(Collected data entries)
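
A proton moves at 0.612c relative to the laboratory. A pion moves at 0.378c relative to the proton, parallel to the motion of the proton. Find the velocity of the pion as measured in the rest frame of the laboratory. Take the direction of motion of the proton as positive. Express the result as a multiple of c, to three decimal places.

With v = 0.612 and u' = 0.378 (in units of c),
u = (u' + v)/(1 + u'v/c²):
u = (0.378 + 0.612) / (1 + 0.378·0.612) = 0.9900/1.2313 = 0.8040
(Galilean addition would give +0.990c.)

0.804c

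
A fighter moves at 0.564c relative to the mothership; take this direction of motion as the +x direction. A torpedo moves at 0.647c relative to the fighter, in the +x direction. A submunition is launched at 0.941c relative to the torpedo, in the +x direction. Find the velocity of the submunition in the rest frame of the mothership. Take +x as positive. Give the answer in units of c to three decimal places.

Apply u = (u' + v)/(1 + u'v/c²) successively, working outward toward the mothership.
Start: velocity of the fighter relative to the mothership = 0.5640c.
Compose with the torpedo (u' = 0.647 in the fighter frame): u_1 = (0.647 + 0.564) / (1 + 0.647·0.564) = 1.2110/1.3649 = 0.8872.
Compose with the submunition (u' = 0.941 in the torpedo frame): u_2 = (0.941 + 0.887) / (1 + 0.941·0.887) = 1.8282/1.8349 = 0.9964.

0.996c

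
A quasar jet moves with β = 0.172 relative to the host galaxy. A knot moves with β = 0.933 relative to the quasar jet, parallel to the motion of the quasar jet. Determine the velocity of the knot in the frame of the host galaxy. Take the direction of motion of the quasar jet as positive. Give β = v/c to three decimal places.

β = 0.952

With v = 0.172 and u' = 0.933 (in units of c),
u = (u' + v)/(1 + u'v/c²):
u = (0.933 + 0.172) / (1 + 0.933·0.172) = 1.1050/1.1605 = 0.9522
(Galilean addition would give +1.105c, exceeding c.)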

__Description of the task__: Provide a faithful, complete copy of the entries above.

__Answer section__:
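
A proton moves at 0.612c relative to the laboratory. A pion moves at 0.378c relative to the proton, parallel to the motion of the proton. Find the velocity of the pion as measured in the rest frame of the laboratory. Take the direction of motion of the proton as positive. Express the result as a multiple of c, to three decimal places.

With v = 0.612 and u' = 0.378 (in units of c),
u = (u' + v)/(1 + u'v/c²):
u = (0.378 + 0.612) / (1 + 0.378·0.612) = 0.9900/1.2313 = 0.8040
(Galilean addition would give +0.990c.)

0.804c

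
A fighter moves at 0.564c relative to the mothership; take this direction of motion as the +x direction. A torpedo moves at 0.647c relative to the fighter, in the +x direction. A submunition is launched at 0.941c relative to the torpedo, in the +x direction. Find the velocity of the submunition in the rest frame of the mothership. Take +x as positive. Give the answer in units of c to three decimal places.

Apply u = (u' + v)/(1 + u'v/c²) successively, working outward toward the mothership.
Start: velocity of the fighter relative to the mothership = 0.5640c.
Compose with the torpedo (u' = 0.647 in the fighter frame): u_1 = (0.647 + 0.564) / (1 + 0.647·0.564) = 1.2110/1.3649 = 0.8872.
Compose with the submunition (u' = 0.941 in the torpedo frame): u_2 = (0.941 + 0.887) / (1 + 0.941·0.887) = 1.8282/1.8349 = 0.9964.

0.996c

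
A quasar jet moves with β = 0.172 relative to the host galaxy. A knot moves with β = 0.933 relative to the quasar jet, parallel to the motion of the quasar jet. Determine the velocity of the knot in the frame of the host galaxy. Take the direction of motion of the quasar jet as positive. Give β = v/c to three decimal places.

β = 0.952

With v = 0.172 and u' = 0.933 (in units of c),
u = (u' + v)/(1 + u'v/c²):
u = (0.933 + 0.172) / (1 + 0.933·0.172) = 1.1050/1.1605 = 0.9522
(Galilean addition would give +1.105c, exceeding c.)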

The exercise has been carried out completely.